■ Task requirements ■
The answer must consist of every line below containing "finite".

■ The input ■
• • • • •

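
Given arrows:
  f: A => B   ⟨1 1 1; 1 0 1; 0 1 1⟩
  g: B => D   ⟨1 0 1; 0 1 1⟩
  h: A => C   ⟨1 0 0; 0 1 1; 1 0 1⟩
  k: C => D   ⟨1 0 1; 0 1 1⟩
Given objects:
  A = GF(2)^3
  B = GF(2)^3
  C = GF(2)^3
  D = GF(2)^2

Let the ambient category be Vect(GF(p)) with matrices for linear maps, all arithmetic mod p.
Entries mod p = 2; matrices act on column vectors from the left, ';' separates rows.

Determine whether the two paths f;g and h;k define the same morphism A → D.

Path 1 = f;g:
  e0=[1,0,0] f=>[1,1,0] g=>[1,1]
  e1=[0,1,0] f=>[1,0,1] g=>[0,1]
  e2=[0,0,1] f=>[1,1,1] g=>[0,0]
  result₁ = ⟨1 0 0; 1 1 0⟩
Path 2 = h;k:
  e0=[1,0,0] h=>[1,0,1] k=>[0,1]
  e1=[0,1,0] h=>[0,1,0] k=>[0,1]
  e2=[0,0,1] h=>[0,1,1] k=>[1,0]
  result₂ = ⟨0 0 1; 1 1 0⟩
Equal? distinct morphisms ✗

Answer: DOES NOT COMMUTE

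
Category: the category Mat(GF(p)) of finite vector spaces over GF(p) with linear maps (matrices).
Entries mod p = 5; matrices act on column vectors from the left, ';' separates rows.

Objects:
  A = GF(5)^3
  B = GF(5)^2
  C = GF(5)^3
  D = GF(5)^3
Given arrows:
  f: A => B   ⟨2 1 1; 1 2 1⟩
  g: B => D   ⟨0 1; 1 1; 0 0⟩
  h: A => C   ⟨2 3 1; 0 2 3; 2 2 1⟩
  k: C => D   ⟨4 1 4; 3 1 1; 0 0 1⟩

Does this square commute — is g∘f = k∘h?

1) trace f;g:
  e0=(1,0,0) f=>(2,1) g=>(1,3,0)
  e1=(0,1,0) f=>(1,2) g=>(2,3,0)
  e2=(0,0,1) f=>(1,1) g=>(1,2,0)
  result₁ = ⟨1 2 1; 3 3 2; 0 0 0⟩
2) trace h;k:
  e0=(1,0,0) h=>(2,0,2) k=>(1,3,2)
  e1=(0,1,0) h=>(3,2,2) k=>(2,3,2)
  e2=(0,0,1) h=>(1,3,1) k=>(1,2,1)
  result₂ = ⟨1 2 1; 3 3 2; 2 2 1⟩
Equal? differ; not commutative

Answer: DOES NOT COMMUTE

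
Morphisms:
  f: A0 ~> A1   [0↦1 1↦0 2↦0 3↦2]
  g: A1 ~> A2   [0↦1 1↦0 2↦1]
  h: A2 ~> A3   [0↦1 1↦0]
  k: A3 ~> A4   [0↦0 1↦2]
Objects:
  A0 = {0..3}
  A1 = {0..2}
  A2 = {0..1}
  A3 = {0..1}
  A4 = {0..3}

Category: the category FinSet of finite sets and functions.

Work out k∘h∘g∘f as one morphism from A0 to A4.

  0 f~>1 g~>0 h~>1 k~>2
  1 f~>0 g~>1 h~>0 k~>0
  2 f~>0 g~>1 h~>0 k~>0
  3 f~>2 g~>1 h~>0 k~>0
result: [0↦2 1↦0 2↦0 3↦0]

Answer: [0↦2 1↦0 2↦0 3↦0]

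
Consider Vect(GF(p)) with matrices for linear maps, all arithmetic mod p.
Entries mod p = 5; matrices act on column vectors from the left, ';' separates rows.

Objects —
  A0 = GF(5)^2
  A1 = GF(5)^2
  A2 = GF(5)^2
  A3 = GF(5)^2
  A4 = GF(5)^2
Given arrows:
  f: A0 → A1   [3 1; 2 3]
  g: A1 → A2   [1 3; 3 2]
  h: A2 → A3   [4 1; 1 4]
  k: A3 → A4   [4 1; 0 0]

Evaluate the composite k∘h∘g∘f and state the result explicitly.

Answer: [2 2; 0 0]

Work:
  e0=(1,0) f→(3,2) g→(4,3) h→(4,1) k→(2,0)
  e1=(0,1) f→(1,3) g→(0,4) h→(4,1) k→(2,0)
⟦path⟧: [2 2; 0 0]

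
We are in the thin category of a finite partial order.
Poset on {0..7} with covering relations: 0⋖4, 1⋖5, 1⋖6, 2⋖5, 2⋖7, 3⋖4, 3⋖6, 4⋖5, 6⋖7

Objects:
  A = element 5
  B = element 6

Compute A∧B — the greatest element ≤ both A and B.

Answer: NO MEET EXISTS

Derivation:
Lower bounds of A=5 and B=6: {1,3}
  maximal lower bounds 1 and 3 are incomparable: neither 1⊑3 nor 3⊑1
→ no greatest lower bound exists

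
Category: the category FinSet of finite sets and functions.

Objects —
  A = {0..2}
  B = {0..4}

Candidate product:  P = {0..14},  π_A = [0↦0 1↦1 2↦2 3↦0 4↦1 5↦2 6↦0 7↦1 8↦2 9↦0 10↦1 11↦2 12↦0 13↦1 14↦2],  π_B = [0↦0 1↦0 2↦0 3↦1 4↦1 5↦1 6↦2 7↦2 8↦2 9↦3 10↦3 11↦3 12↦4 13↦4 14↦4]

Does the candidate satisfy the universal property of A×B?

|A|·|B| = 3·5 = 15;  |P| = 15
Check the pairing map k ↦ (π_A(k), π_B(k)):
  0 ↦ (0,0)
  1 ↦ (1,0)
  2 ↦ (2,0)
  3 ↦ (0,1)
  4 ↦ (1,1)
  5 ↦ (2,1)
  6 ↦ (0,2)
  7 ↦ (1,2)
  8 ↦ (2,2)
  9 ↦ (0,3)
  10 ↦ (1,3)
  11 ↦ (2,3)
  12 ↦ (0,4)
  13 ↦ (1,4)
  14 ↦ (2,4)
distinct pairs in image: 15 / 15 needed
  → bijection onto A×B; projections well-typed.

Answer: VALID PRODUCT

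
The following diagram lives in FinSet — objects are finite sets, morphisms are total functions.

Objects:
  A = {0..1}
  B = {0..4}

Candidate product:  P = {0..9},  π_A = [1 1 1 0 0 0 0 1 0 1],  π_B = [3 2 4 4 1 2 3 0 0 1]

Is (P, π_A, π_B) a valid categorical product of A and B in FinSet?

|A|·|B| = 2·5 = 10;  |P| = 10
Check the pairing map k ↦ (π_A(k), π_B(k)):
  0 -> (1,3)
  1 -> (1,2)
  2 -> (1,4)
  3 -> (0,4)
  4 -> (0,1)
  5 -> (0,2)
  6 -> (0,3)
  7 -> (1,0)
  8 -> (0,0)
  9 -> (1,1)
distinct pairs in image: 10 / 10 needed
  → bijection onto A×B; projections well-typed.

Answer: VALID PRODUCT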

• • • • •

■ Written reply ■
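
Category: the category Mat(GF(p)) of finite vector spaces over GF(p) with linear maps (matrices).
Category: the category FinSet of finite sets and functions.
We are in the thin category of a finite partial order.
Category: the category FinSet of finite sets and functions.
The following diagram lives in FinSet — objects are finite sets, morphisms are total functions.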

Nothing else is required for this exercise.